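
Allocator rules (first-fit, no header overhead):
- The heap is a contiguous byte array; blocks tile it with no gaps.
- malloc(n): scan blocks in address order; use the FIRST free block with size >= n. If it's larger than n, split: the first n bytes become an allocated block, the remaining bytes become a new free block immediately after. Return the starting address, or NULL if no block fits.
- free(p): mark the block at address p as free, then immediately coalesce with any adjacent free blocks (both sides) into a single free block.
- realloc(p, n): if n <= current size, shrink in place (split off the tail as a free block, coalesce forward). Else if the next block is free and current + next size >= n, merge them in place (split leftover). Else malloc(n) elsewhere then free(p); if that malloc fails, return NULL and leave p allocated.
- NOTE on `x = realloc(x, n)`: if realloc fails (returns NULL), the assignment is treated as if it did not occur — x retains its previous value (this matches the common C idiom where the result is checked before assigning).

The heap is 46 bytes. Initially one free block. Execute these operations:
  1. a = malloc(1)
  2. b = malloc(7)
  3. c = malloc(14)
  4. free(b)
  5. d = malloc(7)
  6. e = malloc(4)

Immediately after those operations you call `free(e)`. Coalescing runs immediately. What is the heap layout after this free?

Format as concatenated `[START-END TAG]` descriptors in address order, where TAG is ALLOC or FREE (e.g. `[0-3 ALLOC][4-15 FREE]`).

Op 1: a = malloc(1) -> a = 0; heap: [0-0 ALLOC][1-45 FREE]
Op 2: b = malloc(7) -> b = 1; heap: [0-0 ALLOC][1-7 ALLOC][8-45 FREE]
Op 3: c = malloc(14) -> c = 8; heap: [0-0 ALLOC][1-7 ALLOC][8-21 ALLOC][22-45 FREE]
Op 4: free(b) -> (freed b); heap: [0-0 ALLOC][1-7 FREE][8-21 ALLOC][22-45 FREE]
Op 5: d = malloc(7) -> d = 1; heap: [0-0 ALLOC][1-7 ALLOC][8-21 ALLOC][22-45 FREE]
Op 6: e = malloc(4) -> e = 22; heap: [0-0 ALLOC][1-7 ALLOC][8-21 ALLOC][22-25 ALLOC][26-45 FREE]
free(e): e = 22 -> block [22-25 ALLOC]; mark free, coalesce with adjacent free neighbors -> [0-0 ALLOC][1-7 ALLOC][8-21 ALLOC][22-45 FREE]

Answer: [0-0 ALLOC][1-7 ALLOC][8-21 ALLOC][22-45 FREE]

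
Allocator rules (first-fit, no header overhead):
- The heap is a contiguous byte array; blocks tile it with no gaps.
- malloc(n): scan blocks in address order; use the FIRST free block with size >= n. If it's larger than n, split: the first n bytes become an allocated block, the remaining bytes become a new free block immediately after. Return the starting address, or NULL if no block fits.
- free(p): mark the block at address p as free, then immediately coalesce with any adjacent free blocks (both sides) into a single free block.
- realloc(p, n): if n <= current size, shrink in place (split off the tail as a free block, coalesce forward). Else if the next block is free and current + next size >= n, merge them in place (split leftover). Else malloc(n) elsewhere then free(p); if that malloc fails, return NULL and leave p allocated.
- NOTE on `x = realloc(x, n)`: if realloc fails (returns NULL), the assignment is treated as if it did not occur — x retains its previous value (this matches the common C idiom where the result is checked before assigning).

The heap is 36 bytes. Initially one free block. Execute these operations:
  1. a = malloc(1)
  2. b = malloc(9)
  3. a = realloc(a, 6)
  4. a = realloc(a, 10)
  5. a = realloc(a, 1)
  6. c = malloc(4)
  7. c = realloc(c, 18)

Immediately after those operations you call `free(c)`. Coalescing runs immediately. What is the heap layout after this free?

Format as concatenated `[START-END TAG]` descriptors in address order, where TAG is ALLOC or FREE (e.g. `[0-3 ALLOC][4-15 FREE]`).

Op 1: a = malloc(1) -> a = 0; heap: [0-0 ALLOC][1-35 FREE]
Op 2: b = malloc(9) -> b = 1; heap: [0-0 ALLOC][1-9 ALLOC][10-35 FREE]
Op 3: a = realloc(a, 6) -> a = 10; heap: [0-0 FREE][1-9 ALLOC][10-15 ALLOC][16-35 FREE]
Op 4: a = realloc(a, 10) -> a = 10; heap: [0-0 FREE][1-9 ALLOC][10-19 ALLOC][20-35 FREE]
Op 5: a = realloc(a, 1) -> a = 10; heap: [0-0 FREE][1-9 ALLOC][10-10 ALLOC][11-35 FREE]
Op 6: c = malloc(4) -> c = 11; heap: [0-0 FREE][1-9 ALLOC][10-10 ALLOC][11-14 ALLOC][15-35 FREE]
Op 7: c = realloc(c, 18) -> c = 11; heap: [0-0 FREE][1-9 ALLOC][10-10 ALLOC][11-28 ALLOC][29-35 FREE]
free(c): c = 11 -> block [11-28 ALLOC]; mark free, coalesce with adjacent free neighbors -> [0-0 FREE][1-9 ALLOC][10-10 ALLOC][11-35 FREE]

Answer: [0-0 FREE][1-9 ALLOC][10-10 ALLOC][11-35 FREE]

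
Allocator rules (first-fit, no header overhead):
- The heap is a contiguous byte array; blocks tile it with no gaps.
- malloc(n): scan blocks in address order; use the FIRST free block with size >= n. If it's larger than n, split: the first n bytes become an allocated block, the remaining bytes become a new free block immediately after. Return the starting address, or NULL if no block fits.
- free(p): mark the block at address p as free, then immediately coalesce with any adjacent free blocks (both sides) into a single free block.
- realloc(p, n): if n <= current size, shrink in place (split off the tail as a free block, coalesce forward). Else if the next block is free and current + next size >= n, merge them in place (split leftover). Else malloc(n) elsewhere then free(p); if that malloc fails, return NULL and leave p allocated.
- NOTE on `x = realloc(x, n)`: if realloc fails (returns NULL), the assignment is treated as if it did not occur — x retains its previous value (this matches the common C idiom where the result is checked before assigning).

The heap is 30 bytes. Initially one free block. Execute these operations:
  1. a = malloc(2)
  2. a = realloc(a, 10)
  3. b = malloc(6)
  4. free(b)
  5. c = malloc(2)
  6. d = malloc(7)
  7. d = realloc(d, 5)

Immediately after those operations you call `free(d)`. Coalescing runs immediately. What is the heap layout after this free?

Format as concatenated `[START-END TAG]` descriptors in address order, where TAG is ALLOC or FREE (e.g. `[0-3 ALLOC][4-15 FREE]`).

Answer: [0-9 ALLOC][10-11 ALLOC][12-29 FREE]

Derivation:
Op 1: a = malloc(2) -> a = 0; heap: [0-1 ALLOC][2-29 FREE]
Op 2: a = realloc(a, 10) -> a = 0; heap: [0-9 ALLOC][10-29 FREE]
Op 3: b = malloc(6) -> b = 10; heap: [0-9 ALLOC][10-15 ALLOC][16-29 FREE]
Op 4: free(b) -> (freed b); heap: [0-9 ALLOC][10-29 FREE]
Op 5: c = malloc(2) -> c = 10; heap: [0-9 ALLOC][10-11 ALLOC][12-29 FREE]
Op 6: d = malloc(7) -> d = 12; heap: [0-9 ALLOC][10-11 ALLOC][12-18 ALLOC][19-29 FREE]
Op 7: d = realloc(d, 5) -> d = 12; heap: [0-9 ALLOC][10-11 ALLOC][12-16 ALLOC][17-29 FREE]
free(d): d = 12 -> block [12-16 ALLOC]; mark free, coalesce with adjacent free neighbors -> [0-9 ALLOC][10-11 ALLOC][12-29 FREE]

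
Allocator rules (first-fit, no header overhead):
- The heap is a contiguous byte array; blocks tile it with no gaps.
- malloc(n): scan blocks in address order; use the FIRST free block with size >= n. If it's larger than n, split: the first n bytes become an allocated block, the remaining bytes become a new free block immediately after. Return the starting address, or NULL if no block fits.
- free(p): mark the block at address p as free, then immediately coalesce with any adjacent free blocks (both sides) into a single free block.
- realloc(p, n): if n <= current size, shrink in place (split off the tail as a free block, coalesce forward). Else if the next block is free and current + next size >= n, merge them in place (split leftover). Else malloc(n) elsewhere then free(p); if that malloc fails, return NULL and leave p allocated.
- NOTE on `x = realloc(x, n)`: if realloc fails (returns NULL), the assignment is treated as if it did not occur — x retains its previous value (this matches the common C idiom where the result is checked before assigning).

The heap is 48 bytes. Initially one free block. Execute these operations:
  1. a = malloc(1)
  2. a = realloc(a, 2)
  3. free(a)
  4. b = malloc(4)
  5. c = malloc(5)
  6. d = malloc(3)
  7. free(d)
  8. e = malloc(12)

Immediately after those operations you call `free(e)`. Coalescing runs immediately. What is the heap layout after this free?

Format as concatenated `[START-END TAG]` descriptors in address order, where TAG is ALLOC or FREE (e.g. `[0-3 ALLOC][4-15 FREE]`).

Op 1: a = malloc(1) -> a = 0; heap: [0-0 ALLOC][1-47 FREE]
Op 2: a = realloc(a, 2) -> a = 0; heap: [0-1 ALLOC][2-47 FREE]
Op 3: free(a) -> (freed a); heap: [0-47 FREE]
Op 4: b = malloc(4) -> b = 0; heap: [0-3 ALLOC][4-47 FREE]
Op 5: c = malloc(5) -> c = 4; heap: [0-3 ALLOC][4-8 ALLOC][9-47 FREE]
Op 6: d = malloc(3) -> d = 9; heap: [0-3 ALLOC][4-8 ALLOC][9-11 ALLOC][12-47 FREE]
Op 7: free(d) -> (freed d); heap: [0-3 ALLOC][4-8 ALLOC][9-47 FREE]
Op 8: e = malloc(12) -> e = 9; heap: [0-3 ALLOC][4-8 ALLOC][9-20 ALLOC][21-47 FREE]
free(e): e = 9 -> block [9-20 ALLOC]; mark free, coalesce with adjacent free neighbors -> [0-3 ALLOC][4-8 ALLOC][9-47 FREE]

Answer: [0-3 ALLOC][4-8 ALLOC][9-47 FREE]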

++++++

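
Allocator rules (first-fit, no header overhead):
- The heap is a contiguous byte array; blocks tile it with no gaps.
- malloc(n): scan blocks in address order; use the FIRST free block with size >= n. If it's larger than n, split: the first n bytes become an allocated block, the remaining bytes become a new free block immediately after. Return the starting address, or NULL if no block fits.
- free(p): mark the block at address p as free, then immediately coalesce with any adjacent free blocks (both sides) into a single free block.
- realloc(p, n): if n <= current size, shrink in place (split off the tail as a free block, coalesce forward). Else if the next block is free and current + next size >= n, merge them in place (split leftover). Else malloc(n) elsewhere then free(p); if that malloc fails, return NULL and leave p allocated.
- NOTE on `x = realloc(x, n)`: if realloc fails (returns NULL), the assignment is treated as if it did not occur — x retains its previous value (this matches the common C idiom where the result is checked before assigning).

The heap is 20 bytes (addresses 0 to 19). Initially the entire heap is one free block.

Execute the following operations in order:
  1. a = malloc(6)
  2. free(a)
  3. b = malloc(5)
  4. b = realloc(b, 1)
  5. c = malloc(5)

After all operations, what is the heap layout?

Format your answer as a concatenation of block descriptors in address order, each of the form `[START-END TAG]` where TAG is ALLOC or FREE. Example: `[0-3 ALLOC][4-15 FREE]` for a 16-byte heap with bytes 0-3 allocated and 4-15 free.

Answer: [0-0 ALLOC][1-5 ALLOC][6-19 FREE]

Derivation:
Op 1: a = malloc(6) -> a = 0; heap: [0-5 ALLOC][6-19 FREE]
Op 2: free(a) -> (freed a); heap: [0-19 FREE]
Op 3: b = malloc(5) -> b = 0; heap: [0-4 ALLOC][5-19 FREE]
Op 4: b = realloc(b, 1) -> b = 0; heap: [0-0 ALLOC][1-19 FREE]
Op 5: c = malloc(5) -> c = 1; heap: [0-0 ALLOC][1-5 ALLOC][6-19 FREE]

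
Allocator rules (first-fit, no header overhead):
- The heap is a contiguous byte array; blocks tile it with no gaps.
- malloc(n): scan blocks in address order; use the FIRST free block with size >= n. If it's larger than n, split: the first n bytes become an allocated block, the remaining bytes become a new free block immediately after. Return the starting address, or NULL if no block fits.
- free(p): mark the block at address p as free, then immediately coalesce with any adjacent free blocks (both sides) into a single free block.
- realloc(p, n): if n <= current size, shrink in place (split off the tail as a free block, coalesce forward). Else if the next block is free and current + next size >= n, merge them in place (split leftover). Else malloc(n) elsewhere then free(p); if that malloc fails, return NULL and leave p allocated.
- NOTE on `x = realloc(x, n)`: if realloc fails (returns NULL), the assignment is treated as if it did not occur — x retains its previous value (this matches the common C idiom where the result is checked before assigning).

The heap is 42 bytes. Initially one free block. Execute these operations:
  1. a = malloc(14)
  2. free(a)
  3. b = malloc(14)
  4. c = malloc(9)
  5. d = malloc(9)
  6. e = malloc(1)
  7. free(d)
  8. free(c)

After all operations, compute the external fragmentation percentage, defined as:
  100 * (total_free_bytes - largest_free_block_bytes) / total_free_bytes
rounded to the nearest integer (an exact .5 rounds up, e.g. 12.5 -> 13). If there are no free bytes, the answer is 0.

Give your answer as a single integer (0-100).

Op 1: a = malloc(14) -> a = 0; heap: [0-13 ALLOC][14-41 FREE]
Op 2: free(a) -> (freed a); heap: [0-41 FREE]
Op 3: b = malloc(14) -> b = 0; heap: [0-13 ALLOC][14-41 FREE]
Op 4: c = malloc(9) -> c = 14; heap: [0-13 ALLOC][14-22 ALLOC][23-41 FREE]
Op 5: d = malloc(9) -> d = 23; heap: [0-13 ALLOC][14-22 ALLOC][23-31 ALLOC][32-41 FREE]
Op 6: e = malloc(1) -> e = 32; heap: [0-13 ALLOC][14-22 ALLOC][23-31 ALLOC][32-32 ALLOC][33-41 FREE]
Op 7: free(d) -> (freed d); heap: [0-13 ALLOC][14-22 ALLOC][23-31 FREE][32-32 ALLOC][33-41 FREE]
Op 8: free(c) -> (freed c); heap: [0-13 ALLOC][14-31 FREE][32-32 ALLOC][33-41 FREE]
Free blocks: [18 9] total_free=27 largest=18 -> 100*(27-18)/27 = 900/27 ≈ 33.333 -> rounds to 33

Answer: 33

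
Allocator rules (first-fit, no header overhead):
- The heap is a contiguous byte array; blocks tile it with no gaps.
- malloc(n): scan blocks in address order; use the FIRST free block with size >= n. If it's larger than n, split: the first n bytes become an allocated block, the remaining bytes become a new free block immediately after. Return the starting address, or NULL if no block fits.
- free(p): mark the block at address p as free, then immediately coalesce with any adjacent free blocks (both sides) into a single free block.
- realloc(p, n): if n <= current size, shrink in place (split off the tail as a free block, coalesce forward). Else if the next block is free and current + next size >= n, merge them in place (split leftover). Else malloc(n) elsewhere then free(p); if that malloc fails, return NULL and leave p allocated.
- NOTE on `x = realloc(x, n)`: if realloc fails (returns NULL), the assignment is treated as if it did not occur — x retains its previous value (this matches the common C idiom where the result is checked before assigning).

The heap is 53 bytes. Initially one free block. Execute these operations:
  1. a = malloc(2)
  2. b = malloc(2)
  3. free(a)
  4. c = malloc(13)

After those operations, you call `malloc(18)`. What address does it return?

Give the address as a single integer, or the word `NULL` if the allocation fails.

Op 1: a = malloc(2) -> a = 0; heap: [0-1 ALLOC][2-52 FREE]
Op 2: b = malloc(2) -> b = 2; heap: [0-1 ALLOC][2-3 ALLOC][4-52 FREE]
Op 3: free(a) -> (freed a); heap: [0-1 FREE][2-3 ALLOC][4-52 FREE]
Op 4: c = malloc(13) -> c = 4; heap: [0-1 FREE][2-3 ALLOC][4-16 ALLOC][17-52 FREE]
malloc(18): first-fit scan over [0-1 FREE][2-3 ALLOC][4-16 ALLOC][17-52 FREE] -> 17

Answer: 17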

++++++

→ YOUR TASK:
The answer must be every line from the entries above that holds the string "these".

→ SOLUTION TO THE PROBLEM:
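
The heap is 46 bytes. Initially one free block. Execute these operations:
The heap is 36 bytes. Initially one free block. Execute these operations:
The heap is 30 bytes. Initially one free block. Execute these operations:
The heap is 48 bytes. Initially one free block. Execute these operations:
The heap is 42 bytes. Initially one free block. Execute these operations:
The heap is 53 bytes. Initially one free block. Execute these operations: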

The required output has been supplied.